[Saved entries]
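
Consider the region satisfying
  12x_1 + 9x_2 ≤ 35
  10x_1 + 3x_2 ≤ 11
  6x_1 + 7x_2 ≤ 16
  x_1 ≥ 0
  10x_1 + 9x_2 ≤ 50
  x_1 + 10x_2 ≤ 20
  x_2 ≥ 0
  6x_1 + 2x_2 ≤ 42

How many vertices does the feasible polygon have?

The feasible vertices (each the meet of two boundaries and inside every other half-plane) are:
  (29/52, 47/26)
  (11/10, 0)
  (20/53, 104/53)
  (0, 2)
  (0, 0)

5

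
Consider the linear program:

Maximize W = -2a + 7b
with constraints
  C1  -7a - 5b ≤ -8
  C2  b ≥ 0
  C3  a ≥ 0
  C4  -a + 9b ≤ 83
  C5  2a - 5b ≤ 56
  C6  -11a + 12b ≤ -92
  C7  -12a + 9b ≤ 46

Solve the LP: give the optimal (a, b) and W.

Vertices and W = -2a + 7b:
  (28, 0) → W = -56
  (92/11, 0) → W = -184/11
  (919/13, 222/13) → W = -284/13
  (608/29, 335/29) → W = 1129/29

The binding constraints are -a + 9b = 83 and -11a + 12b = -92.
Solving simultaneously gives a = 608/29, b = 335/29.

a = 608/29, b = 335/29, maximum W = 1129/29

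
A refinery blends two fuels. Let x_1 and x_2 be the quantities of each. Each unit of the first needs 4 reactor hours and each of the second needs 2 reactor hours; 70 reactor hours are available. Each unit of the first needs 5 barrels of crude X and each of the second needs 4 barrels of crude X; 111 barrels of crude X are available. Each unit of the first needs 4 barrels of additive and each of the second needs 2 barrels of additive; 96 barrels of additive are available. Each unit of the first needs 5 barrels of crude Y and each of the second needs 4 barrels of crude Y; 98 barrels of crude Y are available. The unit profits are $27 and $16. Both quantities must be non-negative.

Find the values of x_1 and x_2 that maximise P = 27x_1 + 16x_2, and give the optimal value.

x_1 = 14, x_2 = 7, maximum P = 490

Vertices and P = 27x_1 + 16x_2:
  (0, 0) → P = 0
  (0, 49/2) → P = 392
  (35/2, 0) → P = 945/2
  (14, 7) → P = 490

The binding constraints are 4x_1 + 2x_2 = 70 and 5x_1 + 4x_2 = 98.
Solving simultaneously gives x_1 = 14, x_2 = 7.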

---

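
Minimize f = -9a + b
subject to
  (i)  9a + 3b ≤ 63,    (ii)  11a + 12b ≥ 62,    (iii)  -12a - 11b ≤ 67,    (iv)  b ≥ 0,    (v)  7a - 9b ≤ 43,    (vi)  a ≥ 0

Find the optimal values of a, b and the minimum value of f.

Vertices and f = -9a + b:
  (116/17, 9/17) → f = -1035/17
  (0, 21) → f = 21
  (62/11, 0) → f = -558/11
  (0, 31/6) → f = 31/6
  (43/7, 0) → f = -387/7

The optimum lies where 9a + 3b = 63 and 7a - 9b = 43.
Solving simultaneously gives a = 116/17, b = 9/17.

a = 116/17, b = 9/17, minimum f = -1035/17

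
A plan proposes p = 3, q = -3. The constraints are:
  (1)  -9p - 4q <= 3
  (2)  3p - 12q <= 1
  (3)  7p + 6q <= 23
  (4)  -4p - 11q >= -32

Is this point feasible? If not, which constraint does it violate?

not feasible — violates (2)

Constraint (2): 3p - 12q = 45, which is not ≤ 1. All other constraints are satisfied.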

About this task
Pull out every line of the records that includes the string "Consider".

Task solution
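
Consider the region satisfying
Consider the linear program: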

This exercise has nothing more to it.